▶ Collected data entries:
════════

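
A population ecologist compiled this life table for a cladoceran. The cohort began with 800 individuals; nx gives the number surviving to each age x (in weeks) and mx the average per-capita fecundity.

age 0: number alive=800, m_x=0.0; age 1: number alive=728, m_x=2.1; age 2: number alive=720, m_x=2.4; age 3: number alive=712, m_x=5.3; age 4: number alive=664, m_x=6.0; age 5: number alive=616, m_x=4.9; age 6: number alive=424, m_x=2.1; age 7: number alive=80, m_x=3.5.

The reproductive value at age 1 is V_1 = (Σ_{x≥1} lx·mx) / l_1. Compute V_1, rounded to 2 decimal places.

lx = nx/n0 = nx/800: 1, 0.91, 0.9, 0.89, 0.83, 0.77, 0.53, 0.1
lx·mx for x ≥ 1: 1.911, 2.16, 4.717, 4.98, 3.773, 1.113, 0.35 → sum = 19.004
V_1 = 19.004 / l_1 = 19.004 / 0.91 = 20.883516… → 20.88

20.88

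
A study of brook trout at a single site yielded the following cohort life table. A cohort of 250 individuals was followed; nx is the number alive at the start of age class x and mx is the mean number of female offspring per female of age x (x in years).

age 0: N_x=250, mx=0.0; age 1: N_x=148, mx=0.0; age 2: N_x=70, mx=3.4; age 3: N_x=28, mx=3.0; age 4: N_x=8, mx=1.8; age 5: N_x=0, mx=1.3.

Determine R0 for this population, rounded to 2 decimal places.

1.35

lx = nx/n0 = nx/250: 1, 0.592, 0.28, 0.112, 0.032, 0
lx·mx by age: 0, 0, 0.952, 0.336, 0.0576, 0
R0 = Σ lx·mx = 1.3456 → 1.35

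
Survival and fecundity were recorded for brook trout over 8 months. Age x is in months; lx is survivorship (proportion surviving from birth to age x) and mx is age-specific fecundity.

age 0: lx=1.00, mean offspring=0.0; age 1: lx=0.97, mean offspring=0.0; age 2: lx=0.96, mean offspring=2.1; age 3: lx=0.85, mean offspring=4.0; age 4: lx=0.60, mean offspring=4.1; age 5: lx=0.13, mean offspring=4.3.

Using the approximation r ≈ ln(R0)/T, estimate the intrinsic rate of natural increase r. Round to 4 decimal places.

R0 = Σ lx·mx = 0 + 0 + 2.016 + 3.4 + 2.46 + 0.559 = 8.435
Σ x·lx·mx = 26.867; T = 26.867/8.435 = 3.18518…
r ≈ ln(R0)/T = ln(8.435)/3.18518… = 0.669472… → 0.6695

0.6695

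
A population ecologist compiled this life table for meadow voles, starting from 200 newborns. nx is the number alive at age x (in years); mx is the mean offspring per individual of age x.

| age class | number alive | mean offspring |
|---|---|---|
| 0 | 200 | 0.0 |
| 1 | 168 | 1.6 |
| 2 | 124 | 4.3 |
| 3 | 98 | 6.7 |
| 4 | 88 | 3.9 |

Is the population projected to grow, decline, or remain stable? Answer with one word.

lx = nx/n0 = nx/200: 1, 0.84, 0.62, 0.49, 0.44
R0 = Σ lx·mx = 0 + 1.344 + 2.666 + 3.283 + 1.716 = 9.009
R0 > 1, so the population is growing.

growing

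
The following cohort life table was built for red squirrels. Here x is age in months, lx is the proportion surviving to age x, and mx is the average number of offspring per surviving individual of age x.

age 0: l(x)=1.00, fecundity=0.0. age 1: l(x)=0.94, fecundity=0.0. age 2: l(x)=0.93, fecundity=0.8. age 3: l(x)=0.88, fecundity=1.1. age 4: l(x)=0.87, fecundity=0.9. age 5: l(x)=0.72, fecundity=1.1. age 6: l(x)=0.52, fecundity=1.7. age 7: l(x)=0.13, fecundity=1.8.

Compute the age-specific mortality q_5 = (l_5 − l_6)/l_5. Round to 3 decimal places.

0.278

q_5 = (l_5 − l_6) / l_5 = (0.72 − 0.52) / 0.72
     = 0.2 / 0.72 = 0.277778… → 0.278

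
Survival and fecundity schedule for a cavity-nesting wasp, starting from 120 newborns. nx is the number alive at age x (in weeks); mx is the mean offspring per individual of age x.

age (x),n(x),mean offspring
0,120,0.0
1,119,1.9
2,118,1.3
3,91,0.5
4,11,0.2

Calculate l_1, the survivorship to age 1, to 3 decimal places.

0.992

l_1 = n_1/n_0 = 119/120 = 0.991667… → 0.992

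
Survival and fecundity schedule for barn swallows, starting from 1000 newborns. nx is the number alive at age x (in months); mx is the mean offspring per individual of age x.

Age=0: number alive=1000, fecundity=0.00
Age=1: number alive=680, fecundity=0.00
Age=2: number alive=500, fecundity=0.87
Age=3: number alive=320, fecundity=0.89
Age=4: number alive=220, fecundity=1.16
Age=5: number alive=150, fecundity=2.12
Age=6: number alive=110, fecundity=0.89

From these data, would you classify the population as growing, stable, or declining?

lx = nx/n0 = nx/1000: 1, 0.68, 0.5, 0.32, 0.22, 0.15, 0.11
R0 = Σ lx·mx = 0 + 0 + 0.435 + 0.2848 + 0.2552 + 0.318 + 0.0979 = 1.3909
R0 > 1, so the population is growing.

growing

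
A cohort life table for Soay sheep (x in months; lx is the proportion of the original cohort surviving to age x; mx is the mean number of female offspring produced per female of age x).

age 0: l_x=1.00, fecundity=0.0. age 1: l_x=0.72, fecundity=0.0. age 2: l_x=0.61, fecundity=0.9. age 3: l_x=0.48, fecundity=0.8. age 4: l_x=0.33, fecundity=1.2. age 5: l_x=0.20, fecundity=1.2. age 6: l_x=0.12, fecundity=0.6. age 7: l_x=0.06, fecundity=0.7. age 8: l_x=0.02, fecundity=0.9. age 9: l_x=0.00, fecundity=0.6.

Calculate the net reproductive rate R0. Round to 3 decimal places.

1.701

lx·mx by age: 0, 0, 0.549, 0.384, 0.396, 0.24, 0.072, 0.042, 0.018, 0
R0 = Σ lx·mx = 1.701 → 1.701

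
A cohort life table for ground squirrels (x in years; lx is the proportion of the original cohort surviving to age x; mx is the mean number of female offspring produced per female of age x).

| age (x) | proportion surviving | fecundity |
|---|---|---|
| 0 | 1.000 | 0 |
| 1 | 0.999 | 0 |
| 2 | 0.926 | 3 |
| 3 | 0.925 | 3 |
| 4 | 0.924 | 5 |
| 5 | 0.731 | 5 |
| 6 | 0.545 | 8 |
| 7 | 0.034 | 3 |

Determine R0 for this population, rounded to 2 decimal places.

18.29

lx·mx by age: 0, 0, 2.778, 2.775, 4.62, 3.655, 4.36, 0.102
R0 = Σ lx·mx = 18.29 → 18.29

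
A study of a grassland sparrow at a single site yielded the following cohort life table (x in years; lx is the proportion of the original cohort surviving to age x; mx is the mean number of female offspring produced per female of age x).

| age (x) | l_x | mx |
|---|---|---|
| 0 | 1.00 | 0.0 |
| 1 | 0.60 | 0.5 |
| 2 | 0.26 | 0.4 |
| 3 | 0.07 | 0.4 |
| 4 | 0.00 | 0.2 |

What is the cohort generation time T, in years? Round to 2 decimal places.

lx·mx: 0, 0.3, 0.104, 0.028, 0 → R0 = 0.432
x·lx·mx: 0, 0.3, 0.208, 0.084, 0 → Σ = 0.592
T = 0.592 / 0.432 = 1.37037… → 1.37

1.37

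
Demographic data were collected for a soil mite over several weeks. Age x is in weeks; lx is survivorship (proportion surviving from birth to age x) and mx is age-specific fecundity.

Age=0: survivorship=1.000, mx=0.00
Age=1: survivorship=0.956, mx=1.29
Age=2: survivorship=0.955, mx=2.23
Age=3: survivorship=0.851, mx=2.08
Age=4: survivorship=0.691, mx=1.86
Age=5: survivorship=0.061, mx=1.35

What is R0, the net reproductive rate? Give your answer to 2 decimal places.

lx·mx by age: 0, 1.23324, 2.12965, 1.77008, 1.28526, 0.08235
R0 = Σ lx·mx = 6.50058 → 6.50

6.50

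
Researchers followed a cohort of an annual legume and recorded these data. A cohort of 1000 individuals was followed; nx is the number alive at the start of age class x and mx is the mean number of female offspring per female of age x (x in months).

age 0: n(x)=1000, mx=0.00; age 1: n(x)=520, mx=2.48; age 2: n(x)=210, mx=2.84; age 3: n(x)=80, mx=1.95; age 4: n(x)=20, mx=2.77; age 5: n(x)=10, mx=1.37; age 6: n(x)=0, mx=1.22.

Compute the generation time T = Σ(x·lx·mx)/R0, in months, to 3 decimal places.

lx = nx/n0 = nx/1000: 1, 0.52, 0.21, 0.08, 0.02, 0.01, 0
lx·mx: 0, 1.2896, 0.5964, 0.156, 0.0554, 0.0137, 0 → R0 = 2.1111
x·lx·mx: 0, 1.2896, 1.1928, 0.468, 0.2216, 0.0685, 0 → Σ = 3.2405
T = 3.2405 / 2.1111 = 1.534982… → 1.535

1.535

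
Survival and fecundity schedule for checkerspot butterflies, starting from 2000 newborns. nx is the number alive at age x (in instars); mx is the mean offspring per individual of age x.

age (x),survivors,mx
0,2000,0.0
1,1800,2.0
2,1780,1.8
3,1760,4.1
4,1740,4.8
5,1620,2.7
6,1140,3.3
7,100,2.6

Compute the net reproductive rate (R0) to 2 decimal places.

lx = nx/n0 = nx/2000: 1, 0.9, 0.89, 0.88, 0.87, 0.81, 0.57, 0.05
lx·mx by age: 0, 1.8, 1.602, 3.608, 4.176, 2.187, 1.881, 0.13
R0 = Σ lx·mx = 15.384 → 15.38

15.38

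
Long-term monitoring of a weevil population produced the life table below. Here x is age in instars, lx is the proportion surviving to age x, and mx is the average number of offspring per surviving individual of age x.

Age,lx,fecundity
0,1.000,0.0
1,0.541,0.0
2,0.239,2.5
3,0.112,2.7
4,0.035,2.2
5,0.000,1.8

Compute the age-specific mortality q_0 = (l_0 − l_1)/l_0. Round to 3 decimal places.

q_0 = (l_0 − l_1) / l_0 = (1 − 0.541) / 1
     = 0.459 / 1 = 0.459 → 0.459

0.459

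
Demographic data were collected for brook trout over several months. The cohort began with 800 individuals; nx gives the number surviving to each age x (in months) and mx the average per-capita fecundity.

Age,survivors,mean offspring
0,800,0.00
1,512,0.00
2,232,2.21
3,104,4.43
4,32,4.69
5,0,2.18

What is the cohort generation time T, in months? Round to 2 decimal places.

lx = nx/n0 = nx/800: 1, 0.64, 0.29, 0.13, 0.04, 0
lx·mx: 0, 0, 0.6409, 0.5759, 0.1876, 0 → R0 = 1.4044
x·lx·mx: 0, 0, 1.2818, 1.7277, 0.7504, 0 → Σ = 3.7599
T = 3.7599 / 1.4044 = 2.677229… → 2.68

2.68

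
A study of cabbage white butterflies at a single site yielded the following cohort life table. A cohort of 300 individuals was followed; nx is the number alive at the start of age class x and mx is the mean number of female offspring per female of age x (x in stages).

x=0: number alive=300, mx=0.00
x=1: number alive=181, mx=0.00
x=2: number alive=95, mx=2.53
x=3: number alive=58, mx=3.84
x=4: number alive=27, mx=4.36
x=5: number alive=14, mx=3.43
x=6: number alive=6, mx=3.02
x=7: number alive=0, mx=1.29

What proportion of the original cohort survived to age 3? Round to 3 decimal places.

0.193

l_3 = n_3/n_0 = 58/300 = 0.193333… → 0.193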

════════

▶ Task goal: Given the records above, reproduce precisely and only the lines between the line holding "1.00 | 0.0 |" and the line holding "Age=0: survivorship=1.000, mx=0.00", inclusive.

▶ Response below:
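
| 0 | 1.00 | 0.0 |
| 1 | 0.60 | 0.5 |
| 2 | 0.26 | 0.4 |
| 3 | 0.07 | 0.4 |
| 4 | 0.00 | 0.2 |

What is the cohort generation time T, in years? Round to 2 decimal places.

lx·mx: 0, 0.3, 0.104, 0.028, 0 → R0 = 0.432
x·lx·mx: 0, 0.3, 0.208, 0.084, 0 → Σ = 0.592
T = 0.592 / 0.432 = 1.37037… → 1.37

1.37

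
Demographic data were collected for a soil mite over several weeks. Age x is in weeks; lx is survivorship (proportion surviving from birth to age x) and mx is age-specific fecundity.

Age=0: survivorship=1.000, mx=0.00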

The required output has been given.